** Data in this exercise follows **

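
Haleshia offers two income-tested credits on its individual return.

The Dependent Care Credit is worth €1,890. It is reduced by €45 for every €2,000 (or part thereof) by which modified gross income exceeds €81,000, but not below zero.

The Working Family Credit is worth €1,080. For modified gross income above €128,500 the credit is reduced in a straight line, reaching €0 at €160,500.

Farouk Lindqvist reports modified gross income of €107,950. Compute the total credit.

Dependent Care Credit: income exceeds €81,000 by €26,950, which is 14 full-or-partial €2,000 increments; reduction = 14 × €45 = €630, leaving €1,260.
Working Family Credit: €107,950 is at or below the €128,500 threshold, so the full €1,080 applies.
Total: €1,260 + €1,080 = €2,340.

€2,340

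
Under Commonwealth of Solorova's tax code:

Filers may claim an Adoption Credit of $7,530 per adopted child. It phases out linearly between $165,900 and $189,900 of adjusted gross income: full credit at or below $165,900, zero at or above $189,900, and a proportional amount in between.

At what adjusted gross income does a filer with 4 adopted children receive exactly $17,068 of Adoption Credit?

Full credit = 4 × $7,530 = $30,120.
$17,068 is 17,068/30,120 of the full $30,120, so 13,052/30,120 of the $24,000 range has been used: income = $165,900 + $24,000 × 13,052/30,120 = $176,300.

$176,300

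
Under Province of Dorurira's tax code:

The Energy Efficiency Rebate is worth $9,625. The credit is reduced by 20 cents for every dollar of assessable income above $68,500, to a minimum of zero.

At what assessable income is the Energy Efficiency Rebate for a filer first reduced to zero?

The credit falls by 20% of each dollar above $68,500, so it reaches zero when the excess is $9,625 / 20% = $48,125: income = $68,500 + $48,125 = $116,625.

$116,625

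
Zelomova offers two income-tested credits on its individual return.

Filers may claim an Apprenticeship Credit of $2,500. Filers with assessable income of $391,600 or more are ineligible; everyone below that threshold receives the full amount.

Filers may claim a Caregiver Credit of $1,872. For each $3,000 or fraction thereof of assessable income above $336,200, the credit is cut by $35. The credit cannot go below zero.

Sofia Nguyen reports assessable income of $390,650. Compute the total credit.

Apprenticeship Credit: $390,650 is below the $391,600 cutoff, so the full $2,500 applies.
Caregiver Credit: income exceeds $336,200 by $54,450, which is 19 full-or-partial $3,000 increments; reduction = 19 × $35 = $665, leaving $1,207.
Total: $2,500 + $1,207 = $3,707.

$3,707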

** End of Data in this exercise **

◆ Work to complete:
Within the records above, tally the lines that contain "individual". Give the total and nothing more.

◆ Result of this task:
2